Provided records
____________

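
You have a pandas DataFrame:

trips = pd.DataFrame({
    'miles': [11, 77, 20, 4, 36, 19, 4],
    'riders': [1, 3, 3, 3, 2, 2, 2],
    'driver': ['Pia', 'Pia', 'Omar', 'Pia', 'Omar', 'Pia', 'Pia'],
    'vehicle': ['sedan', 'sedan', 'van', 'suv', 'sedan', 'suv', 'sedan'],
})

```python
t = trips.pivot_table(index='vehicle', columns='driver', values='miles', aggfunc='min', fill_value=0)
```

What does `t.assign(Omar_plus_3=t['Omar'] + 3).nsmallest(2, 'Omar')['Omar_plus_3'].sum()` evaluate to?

26

pivot: rows=vehicle, cols=driver, min(miles):
driver   Omar  Pia
vehicle           
sedan      36    4
suv         0    4
van        20    0
add column Omar_plus_3 = t['Omar'] + 3:
driver   Omar  Pia  Omar_plus_3
vehicle                        
sedan      36    4           39
suv         0    4            3
van        20    0           23
take 2 rows with smallest Omar:
driver   Omar  Pia  Omar_plus_3
vehicle                        
suv         0    4            3
van        20    0           23
Taking the sum of column 'Omar_plus_3' gives 26.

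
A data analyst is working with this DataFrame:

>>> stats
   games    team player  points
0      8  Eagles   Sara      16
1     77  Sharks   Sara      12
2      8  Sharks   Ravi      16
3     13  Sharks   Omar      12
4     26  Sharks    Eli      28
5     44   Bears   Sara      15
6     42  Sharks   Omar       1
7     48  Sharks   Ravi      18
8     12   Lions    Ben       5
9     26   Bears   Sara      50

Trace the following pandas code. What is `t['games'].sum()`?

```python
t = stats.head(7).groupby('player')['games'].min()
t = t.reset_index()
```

55

take first 7 rows:
   games    team player  points
0      8  Eagles   Sara      16
1     77  Sharks   Sara      12
2      8  Sharks   Ravi      16
3     13  Sharks   Omar      12
4     26  Sharks    Eli      28
5     44   Bears   Sara      15
6     42  Sharks   Omar       1
group by player, min of games:
player
Eli     26
Omar    13
Ravi     8
Sara     8
Name: games, dtype: int64
reset_index():
  player  games
0    Eli     26
1   Omar     13
2   Ravi      8
3   Sara      8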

____________

Exercise description
Write the material out again in its entirety, exactly as shown.

Written response
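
You have a pandas DataFrame:

trips = pd.DataFrame({
    'miles': [11, 77, 20, 4, 36, 19, 4],
    'riders': [1, 3, 3, 3, 2, 2, 2],
    'driver': ['Pia', 'Pia', 'Omar', 'Pia', 'Omar', 'Pia', 'Pia'],
    'vehicle': ['sedan', 'sedan', 'van', 'suv', 'sedan', 'suv', 'sedan'],
})

```python
t = trips.pivot_table(index='vehicle', columns='driver', values='miles', aggfunc='min', fill_value=0)
```

What does `t.assign(Omar_plus_3=t['Omar'] + 3).nsmallest(2, 'Omar')['Omar_plus_3'].sum()` evaluate to?

26

pivot: rows=vehicle, cols=driver, min(miles):
driver   Omar  Pia
vehicle           
sedan      36    4
suv         0    4
van        20    0
add column Omar_plus_3 = t['Omar'] + 3:
driver   Omar  Pia  Omar_plus_3
vehicle                        
sedan      36    4           39
suv         0    4            3
van        20    0           23
take 2 rows with smallest Omar:
driver   Omar  Pia  Omar_plus_3
vehicle                        
suv         0    4            3
van        20    0           23
Taking the sum of column 'Omar_plus_3' gives 26.

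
A data analyst is working with this DataFrame:

>>> stats
   games    team player  points
0      8  Eagles   Sara      16
1     77  Sharks   Sara      12
2      8  Sharks   Ravi      16
3     13  Sharks   Omar      12
4     26  Sharks    Eli      28
5     44   Bears   Sara      15
6     42  Sharks   Omar       1
7     48  Sharks   Ravi      18
8     12   Lions    Ben       5
9     26   Bears   Sara      50

Trace the following pandas code. What is `t['games'].sum()`?

```python
t = stats.head(7).groupby('player')['games'].min()
t = t.reset_index()
```

55

take first 7 rows:
   games    team player  points
0      8  Eagles   Sara      16
1     77  Sharks   Sara      12
2      8  Sharks   Ravi      16
3     13  Sharks   Omar      12
4     26  Sharks    Eli      28
5     44   Bears   Sara      15
6     42  Sharks   Omar       1
group by player, min of games:
player
Eli     26
Omar    13
Ravi     8
Sara     8
Name: games, dtype: int64
reset_index():
  player  games
0    Eli     26
1   Omar     13
2   Ravi      8
3   Sara      8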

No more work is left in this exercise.